WHAT THE TASK ASKS:
All entries below must be reproduced without a single change.
§
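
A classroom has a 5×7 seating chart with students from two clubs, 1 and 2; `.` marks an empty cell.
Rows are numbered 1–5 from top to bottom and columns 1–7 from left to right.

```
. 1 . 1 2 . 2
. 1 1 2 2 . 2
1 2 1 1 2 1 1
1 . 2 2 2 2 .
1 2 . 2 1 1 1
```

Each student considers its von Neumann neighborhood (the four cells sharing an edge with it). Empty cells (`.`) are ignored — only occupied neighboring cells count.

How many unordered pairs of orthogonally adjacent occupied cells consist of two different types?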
§
RESPONSE AREA:
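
A classroom has a 5×7 seating chart with students from two clubs, 1 and 2; `.` marks an empty cell.
Rows are numbered 1–5 from top to bottom and columns 1–7 from left to right.

```
. 1 . 1 2 . 2
. 1 1 2 2 . 2
1 2 1 1 2 1 1
1 . 2 2 2 2 .
1 2 . 2 1 1 1
```

Each student considers its von Neumann neighborhood (the four cells sharing an edge with it). Empty cells (`.`) are ignored — only occupied neighboring cells count.

How many unordered pairs of orthogonally adjacent occupied cells consist of two different types?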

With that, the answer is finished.